Start of Data under study

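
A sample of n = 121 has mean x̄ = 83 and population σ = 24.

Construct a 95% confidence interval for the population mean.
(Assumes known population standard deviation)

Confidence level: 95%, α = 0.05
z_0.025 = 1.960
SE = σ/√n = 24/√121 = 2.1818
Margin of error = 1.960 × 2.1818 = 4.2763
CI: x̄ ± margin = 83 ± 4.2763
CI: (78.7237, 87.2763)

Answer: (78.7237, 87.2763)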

End of Data under study
Start of Data under study

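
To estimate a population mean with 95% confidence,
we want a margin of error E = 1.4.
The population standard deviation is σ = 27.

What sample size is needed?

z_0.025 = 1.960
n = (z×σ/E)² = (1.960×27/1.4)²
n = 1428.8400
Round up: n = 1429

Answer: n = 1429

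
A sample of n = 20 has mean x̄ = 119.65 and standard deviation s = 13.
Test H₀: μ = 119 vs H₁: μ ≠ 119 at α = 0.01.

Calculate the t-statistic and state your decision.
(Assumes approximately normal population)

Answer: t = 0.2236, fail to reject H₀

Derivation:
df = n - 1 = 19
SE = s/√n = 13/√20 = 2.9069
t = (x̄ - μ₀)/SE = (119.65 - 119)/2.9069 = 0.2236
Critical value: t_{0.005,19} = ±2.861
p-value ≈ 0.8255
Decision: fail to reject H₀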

End of Data under study

**Assignment**
From the data above, work out how many lines hold "mean". Answer with the number alone.

**Reply**
4